Exercise brief - The entire listing below is to be transcribed without a single slip.

Records to process -
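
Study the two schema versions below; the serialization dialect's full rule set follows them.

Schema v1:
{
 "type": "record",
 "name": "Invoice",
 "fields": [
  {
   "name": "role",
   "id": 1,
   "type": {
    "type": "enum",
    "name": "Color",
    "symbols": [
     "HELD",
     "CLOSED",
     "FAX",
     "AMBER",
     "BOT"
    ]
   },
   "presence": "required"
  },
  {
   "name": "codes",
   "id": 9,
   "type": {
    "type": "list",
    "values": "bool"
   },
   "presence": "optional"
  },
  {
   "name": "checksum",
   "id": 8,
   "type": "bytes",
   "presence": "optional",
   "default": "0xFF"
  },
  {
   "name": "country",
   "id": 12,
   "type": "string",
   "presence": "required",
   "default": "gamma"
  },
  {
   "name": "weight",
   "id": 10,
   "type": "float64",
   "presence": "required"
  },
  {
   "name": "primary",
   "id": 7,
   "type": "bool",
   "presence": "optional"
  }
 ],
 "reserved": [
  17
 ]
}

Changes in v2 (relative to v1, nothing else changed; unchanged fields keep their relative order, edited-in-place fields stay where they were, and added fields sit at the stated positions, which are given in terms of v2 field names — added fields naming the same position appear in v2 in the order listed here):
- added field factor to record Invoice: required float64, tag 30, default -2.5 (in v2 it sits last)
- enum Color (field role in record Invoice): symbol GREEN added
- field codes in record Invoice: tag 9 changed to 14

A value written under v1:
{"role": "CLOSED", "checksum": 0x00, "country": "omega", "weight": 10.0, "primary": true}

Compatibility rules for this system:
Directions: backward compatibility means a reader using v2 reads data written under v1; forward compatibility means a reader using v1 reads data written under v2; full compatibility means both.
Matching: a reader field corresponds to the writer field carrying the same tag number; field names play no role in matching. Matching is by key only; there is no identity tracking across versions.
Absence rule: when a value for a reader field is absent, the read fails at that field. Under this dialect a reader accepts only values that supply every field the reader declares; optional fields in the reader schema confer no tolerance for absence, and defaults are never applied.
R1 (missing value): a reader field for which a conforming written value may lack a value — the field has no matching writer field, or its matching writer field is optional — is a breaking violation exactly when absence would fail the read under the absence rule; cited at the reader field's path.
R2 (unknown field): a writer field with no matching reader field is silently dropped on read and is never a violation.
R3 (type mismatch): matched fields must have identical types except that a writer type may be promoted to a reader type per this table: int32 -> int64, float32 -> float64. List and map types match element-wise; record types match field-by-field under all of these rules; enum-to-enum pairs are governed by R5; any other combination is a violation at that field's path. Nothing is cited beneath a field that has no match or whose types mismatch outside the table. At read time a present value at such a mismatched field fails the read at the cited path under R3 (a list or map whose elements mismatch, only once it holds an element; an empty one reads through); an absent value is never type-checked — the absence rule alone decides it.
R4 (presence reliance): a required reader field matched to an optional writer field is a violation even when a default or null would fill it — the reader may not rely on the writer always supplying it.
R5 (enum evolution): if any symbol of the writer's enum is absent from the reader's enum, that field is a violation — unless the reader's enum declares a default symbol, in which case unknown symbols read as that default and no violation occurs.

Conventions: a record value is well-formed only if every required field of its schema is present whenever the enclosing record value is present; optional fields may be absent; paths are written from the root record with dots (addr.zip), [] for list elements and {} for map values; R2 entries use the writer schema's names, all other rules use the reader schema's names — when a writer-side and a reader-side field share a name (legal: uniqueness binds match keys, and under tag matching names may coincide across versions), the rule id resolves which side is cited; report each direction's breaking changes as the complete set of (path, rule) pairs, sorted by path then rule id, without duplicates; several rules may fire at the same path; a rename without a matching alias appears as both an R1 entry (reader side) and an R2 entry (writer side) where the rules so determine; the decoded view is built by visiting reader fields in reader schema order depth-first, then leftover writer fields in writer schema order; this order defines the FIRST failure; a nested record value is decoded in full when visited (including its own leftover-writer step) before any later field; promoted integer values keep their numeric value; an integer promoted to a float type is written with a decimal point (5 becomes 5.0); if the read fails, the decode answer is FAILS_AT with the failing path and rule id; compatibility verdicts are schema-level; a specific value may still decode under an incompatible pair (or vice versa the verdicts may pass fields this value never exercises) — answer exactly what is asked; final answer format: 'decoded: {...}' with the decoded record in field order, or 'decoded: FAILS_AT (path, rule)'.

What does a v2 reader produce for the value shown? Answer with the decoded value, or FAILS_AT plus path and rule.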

Solution -
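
Study the two schema versions below; the serialization dialect's full rule set follows them.

Schema v1:
{
 "type": "record",
 "name": "Invoice",
 "fields": [
  {
   "name": "role",
   "id": 1,
   "type": {
    "type": "enum",
    "name": "Color",
    "symbols": [
     "HELD",
     "CLOSED",
     "FAX",
     "AMBER",
     "BOT"
    ]
   },
   "presence": "required"
  },
  {
   "name": "codes",
   "id": 9,
   "type": {
    "type": "list",
    "values": "bool"
   },
   "presence": "optional"
  },
  {
   "name": "checksum",
   "id": 8,
   "type": "bytes",
   "presence": "optional",
   "default": "0xFF"
  },
  {
   "name": "country",
   "id": 12,
   "type": "string",
   "presence": "required",
   "default": "gamma"
  },
  {
   "name": "weight",
   "id": 10,
   "type": "float64",
   "presence": "required"
  },
  {
   "name": "primary",
   "id": 7,
   "type": "bool",
   "presence": "optional"
  }
 ],
 "reserved": [
  17
 ]
}

Changes in v2 (relative to v1, nothing else changed; unchanged fields keep their relative order, edited-in-place fields stay where they were, and added fields sit at the stated positions, which are given in terms of v2 field names — added fields naming the same position appear in v2 in the order listed here):
- added field factor to record Invoice: required float64, tag 30, default -2.5 (in v2 it sits last)
- enum Color (field role in record Invoice): symbol GREEN added
- field codes in record Invoice: tag 9 changed to 14

A value written under v1:
{"role": "CLOSED", "checksum": 0x00, "country": "omega", "weight": 10.0, "primary": true}

Compatibility rules for this system:
Directions: backward compatibility means a reader using v2 reads data written under v1; forward compatibility means a reader using v1 reads data written under v2; full compatibility means both.
Matching: a reader field corresponds to the writer field carrying the same tag number; field names play no role in matching. Matching is by key only; there is no identity tracking across versions.
Absence rule: when a value for a reader field is absent, the read fails at that field. Under this dialect a reader accepts only values that supply every field the reader declares; optional fields in the reader schema confer no tolerance for absence, and defaults are never applied.
R1 (missing value): a reader field for which a conforming written value may lack a value — the field has no matching writer field, or its matching writer field is optional — is a breaking violation exactly when absence would fail the read under the absence rule; cited at the reader field's path.
R2 (unknown field): a writer field with no matching reader field is silently dropped on read and is never a violation.
R3 (type mismatch): matched fields must have identical types except that a writer type may be promoted to a reader type per this table: int32 -> int64, float32 -> float64. List and map types match element-wise; record types match field-by-field under all of these rules; enum-to-enum pairs are governed by R5; any other combination is a violation at that field's path. Nothing is cited beneath a field that has no match or whose types mismatch outside the table. At read time a present value at such a mismatched field fails the read at the cited path under R3 (a list or map whose elements mismatch, only once it holds an element; an empty one reads through); an absent value is never type-checked — the absence rule alone decides it.
R4 (presence reliance): a required reader field matched to an optional writer field is a violation even when a default or null would fill it — the reader may not rely on the writer always supplying it.
R5 (enum evolution): if any symbol of the writer's enum is absent from the reader's enum, that field is a violation — unless the reader's enum declares a default symbol, in which case unknown symbols read as that default and no violation occurs.

Conventions: a record value is well-formed only if every required field of its schema is present whenever the enclosing record value is present; optional fields may be absent; paths are written from the root record with dots (addr.zip), [] for list elements and {} for map values; R2 entries use the writer schema's names, all other rules use the reader schema's names — when a writer-side and a reader-side field share a name (legal: uniqueness binds match keys, and under tag matching names may coincide across versions), the rule id resolves which side is cited; report each direction's breaking changes as the complete set of (path, rule) pairs, sorted by path then rule id, without duplicates; several rules may fire at the same path; a rename without a matching alias appears as both an R1 entry (reader side) and an R2 entry (writer side) where the rules so determine; the decoded view is built by visiting reader fields in reader schema order depth-first, then leftover writer fields in writer schema order; this order defines the FIRST failure; a nested record value is decoded in full when visited (including its own leftover-writer step) before any later field; promoted integer values keep their numeric value; an integer promoted to a float type is written with a decimal point (5 becomes 5.0); if the read fails, the decode answer is FAILS_AT with the failing path and rule id; compatibility verdicts are schema-level; a specific value may still decode under an incompatible pair (or vice versa the verdicts may pass fields this value never exercises) — answer exactly what is asked; final answer format: 'decoded: {...}' with the decoded record in field order, or 'decoded: FAILS_AT (path, rule)'.

What does a v2 reader produce for the value shown? Answer with the decoded value, or FAILS_AT plus path and rule.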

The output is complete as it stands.